- _EXERCISE PROMPT_:
Starting from the first line below, copy the whole listing exactly.

- _DATA EXCERPTS_:
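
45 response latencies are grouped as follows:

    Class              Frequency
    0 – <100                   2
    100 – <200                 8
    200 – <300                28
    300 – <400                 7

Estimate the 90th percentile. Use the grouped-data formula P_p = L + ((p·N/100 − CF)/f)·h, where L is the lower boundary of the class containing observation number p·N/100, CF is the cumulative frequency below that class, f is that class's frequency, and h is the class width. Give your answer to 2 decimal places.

335.71

N = 45; target position k = 90/100 · 45 = 40.5.
Cumulative frequencies: 2, 10, 38, 45.
Observation 40.5 falls in the class 300 – <400.
L = 300, CF = 38, f = 7, h = 100.
P90 = 300 + ((40.5 − 38)/7)·100 = 300 + 35.7143 = 335.714.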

- _RESULT_:
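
45 response latencies are grouped as follows:

    Class              Frequency
    0 – <100                   2
    100 – <200                 8
    200 – <300                28
    300 – <400                 7

Estimate the 90th percentile. Use the grouped-data formula P_p = L + ((p·N/100 − CF)/f)·h, where L is the lower boundary of the class containing observation number p·N/100, CF is the cumulative frequency below that class, f is that class's frequency, and h is the class width. Give your answer to 2 decimal places.

335.71

N = 45; target position k = 90/100 · 45 = 40.5.
Cumulative frequencies: 2, 10, 38, 45.
Observation 40.5 falls in the class 300 – <400.
L = 300, CF = 38, f = 7, h = 100.
P90 = 300 + ((40.5 − 38)/7)·100 = 300 + 35.7143 = 335.714.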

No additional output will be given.